»»

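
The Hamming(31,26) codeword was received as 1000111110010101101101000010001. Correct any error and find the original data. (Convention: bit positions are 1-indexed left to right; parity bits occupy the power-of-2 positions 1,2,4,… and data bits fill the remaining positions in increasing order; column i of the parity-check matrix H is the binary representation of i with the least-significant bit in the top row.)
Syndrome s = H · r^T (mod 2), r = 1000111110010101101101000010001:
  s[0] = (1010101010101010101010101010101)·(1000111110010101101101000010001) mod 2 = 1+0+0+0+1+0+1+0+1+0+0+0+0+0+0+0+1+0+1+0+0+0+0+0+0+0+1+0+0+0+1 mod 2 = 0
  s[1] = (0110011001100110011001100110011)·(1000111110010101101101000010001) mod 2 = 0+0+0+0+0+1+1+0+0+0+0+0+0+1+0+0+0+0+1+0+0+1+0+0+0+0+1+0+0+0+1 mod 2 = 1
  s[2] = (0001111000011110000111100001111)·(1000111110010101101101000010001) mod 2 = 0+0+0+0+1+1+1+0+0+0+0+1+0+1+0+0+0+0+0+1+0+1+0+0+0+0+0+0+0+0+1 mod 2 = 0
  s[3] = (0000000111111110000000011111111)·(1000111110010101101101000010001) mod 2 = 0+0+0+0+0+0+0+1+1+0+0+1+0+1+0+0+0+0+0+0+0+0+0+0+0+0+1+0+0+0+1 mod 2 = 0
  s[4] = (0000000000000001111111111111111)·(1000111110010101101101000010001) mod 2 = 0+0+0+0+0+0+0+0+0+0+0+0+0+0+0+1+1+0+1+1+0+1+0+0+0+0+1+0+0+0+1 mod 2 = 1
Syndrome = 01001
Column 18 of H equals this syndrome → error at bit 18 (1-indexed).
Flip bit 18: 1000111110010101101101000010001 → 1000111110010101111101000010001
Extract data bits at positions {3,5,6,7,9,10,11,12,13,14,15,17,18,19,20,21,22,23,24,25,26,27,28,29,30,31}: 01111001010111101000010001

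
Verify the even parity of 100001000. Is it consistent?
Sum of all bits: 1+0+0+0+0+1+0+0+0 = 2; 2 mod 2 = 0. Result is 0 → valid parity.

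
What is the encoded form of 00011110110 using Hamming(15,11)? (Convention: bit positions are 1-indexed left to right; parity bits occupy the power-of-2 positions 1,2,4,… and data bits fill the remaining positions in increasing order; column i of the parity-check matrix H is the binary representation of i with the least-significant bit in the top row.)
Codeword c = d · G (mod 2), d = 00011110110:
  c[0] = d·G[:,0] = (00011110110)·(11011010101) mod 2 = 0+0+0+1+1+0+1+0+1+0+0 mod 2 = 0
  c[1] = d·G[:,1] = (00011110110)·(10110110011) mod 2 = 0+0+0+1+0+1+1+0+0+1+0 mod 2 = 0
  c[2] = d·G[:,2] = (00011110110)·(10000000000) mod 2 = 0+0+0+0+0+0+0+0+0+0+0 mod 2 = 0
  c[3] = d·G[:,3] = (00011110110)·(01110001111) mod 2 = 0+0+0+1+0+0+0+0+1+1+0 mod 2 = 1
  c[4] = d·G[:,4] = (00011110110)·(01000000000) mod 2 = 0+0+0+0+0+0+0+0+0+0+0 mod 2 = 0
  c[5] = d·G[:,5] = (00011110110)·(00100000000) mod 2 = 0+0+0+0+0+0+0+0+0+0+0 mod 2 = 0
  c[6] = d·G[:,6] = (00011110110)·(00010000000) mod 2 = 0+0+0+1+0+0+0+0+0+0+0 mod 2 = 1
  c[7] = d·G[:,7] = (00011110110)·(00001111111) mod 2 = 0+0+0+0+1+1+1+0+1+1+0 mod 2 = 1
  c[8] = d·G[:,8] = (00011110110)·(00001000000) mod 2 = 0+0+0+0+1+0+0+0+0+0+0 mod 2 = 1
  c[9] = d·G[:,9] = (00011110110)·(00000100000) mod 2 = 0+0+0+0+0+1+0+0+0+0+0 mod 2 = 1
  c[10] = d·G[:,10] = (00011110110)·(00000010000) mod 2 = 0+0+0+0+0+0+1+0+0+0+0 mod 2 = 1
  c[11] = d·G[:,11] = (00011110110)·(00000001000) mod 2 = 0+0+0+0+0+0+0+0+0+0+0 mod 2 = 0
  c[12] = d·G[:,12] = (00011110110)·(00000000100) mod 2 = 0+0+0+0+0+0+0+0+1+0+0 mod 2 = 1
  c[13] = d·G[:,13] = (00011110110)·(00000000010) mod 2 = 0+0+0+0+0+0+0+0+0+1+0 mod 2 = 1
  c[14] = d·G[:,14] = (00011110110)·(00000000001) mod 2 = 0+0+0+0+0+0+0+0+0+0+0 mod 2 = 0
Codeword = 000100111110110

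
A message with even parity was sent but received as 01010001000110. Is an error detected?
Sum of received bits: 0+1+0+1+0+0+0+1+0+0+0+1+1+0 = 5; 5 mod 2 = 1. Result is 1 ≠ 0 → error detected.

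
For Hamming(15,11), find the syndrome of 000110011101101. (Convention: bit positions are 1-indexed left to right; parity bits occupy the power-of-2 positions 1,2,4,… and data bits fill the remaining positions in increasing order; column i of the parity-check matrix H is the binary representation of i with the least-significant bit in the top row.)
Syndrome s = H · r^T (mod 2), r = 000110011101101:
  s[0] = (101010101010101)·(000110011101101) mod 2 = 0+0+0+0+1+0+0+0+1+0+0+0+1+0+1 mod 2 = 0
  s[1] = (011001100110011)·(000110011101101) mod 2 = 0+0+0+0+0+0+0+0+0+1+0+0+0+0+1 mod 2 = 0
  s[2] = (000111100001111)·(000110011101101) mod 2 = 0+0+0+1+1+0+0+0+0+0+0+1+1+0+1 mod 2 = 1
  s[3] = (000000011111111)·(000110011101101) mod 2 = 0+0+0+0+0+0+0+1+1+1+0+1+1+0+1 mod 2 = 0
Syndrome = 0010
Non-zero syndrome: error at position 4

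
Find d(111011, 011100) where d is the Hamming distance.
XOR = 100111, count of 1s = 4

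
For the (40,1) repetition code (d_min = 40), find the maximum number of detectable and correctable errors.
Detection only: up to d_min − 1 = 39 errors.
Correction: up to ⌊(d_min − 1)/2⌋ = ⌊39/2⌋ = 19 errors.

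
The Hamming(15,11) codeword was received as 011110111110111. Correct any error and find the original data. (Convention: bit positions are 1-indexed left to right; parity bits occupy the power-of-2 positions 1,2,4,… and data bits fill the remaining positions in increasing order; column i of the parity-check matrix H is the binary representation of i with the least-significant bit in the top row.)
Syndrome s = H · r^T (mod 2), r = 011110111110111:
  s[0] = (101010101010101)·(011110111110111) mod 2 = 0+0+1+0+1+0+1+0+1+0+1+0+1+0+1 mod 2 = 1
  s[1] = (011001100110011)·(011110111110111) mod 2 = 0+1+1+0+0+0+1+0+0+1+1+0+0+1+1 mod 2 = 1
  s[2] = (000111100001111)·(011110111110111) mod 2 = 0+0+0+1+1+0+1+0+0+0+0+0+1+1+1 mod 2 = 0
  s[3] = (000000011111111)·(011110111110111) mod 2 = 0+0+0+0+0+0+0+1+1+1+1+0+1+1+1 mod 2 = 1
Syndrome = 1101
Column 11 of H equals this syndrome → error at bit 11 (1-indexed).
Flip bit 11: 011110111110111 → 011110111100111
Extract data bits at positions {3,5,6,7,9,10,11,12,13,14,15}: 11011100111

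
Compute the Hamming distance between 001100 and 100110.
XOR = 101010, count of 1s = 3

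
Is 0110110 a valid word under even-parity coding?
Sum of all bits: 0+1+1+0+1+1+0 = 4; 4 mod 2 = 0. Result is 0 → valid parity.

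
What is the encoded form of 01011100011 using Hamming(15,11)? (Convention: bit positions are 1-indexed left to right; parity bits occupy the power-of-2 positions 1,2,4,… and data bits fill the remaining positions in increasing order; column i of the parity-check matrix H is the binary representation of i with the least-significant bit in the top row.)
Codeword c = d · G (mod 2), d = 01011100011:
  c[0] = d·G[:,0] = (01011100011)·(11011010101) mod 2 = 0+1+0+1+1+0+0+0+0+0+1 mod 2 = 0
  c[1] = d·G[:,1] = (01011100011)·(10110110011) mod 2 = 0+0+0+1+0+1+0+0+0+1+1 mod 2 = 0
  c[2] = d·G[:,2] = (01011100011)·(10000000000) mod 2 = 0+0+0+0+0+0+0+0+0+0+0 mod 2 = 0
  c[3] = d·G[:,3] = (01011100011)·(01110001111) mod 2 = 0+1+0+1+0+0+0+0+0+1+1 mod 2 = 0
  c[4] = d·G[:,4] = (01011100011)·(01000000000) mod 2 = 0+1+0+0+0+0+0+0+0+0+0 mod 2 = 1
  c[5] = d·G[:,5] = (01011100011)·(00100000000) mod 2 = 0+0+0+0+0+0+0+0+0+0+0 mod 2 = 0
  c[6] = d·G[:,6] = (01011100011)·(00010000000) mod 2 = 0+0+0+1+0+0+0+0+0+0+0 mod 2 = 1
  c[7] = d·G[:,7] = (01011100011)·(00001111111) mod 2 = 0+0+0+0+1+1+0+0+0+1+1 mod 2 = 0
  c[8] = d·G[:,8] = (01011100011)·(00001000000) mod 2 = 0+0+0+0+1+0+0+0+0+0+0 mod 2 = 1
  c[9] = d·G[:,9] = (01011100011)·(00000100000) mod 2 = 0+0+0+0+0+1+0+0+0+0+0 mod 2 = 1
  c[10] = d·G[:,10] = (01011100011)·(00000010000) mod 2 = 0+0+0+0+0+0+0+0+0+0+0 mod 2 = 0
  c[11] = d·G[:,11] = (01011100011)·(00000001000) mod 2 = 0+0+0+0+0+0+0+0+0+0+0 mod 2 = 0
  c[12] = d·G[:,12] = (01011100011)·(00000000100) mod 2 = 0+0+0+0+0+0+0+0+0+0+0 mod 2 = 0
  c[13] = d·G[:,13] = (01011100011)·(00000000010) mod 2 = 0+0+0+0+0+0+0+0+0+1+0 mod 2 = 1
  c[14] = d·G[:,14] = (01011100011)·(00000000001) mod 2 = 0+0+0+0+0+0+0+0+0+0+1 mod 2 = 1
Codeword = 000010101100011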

««

**Assignment**. Everything from the line containing "What is the encoded form of 01011100011" through the end of the entries above should be retyped exactly, and nothing else.

**Written response**.
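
What is the encoded form of 01011100011 using Hamming(15,11)? (Convention: bit positions are 1-indexed left to right; parity bits occupy the power-of-2 positions 1,2,4,… and data bits fill the remaining positions in increasing order; column i of the parity-check matrix H is the binary representation of i with the least-significant bit in the top row.)
Codeword c = d · G (mod 2), d = 01011100011:
  c[0] = d·G[:,0] = (01011100011)·(11011010101) mod 2 = 0+1+0+1+1+0+0+0+0+0+1 mod 2 = 0
  c[1] = d·G[:,1] = (01011100011)·(10110110011) mod 2 = 0+0+0+1+0+1+0+0+0+1+1 mod 2 = 0
  c[2] = d·G[:,2] = (01011100011)·(10000000000) mod 2 = 0+0+0+0+0+0+0+0+0+0+0 mod 2 = 0
  c[3] = d·G[:,3] = (01011100011)·(01110001111) mod 2 = 0+1+0+1+0+0+0+0+0+1+1 mod 2 = 0
  c[4] = d·G[:,4] = (01011100011)·(01000000000) mod 2 = 0+1+0+0+0+0+0+0+0+0+0 mod 2 = 1
  c[5] = d·G[:,5] = (01011100011)·(00100000000) mod 2 = 0+0+0+0+0+0+0+0+0+0+0 mod 2 = 0
  c[6] = d·G[:,6] = (01011100011)·(00010000000) mod 2 = 0+0+0+1+0+0+0+0+0+0+0 mod 2 = 1
  c[7] = d·G[:,7] = (01011100011)·(00001111111) mod 2 = 0+0+0+0+1+1+0+0+0+1+1 mod 2 = 0
  c[8] = d·G[:,8] = (01011100011)·(00001000000) mod 2 = 0+0+0+0+1+0+0+0+0+0+0 mod 2 = 1
  c[9] = d·G[:,9] = (01011100011)·(00000100000) mod 2 = 0+0+0+0+0+1+0+0+0+0+0 mod 2 = 1
  c[10] = d·G[:,10] = (01011100011)·(00000010000) mod 2 = 0+0+0+0+0+0+0+0+0+0+0 mod 2 = 0
  c[11] = d·G[:,11] = (01011100011)·(00000001000) mod 2 = 0+0+0+0+0+0+0+0+0+0+0 mod 2 = 0
  c[12] = d·G[:,12] = (01011100011)·(00000000100) mod 2 = 0+0+0+0+0+0+0+0+0+0+0 mod 2 = 0
  c[13] = d·G[:,13] = (01011100011)·(00000000010) mod 2 = 0+0+0+0+0+0+0+0+0+1+0 mod 2 = 1
  c[14] = d·G[:,14] = (01011100011)·(00000000001) mod 2 = 0+0+0+0+0+0+0+0+0+0+1 mod 2 = 1
Codeword = 000010101100011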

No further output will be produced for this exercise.